**REQUIRED ACTION**: The full set of records must be set down verbatim.

**EXERCISE MATERIAL**:
[Start of section]
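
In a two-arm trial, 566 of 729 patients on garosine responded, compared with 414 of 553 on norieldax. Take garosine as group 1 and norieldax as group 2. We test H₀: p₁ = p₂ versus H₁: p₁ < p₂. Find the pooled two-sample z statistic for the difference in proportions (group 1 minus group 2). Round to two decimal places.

z = 1.16

p̂₁ = 566/729 ≈ 0.7764, p̂₂ = 414/553 ≈ 0.7486.
Pooled p̂ = (566+414)/(729+553) = 980/1282 = 0.7644.
SE = √(p̂(1−p̂)(1/n₁+1/n₂)) = √(0.7644·0.2356·0.00318006) = √(0.000572654) = 0.0239.
z = (0.7764 − 0.7486)/0.0239 = 0.0278/0.0239 = 1.16.
p-value = P(Z < 1.160) ≈ 0.8770.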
[End of section]
**ANSWER SECTION**:
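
In a two-arm trial, 566 of 729 patients on garosine responded, compared with 414 of 553 on norieldax. Take garosine as group 1 and norieldax as group 2. We test H₀: p₁ = p₂ versus H₁: p₁ < p₂. Find the pooled two-sample z statistic for the difference in proportions (group 1 minus group 2). Round to two decimal places.

z = 1.16

p̂₁ = 566/729 ≈ 0.7764, p̂₂ = 414/553 ≈ 0.7486.
Pooled p̂ = (566+414)/(729+553) = 980/1282 = 0.7644.
SE = √(p̂(1−p̂)(1/n₁+1/n₂)) = √(0.7644·0.2356·0.00318006) = √(0.000572654) = 0.0239.
z = (0.7764 − 0.7486)/0.0239 = 0.0278/0.0239 = 1.16.
p-value = P(Z < 1.160) ≈ 0.8770.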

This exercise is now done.